▶ Materials provided:
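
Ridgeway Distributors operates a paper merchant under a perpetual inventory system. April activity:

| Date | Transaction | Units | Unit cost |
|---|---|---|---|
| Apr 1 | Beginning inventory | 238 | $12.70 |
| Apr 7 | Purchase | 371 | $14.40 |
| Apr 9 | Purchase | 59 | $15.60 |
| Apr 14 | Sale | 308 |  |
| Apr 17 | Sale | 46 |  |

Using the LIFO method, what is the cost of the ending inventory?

Apr 14, 308 sold [LIFO — newest first]: 59 @ $15.60 + 249 @ $14.40 = $4,506.00
Apr 17, 46 sold [LIFO — newest first]: 46 @ $14.40 = $662.40
Total COGS = $4,506.00 + $662.40 = $5,168.40
Ending inventory: 238 @ $12.70 + 76 @ $14.40 = $4,117.00
Check: goods available $9,285.40 = COGS $5,168.40 + ending $4,117.00

Ending inventory = $4,117.00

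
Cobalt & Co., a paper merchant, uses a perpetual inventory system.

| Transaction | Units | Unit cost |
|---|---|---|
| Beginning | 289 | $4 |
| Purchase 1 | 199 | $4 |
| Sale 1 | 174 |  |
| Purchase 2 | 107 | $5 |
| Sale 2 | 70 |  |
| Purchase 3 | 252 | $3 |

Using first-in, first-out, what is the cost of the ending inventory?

Ending inventory = $2,267

Sale 1 (174) [FIFO — oldest first]: 174 @ $4 = $696
Sale 2 (70) [FIFO — oldest first]: 70 @ $4 = $280
Total COGS = $696 + $280 = $976
Ending inventory: 45 @ $4 + 199 @ $4 + 107 @ $5 + 252 @ $3 = $2,267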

▶ Problem:
Output, unchanged, the lines of the listing above from the first one through the one holding "Apr 17 | Sale". Leave out every line after it.

▶ Solution:
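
Ridgeway Distributors operates a paper merchant under a perpetual inventory system. April activity:

| Date | Transaction | Units | Unit cost |
|---|---|---|---|
| Apr 1 | Beginning inventory | 238 | $12.70 |
| Apr 7 | Purchase | 371 | $14.40 |
| Apr 9 | Purchase | 59 | $15.60 |
| Apr 14 | Sale | 308 |  |
| Apr 17 | Sale | 46 |  |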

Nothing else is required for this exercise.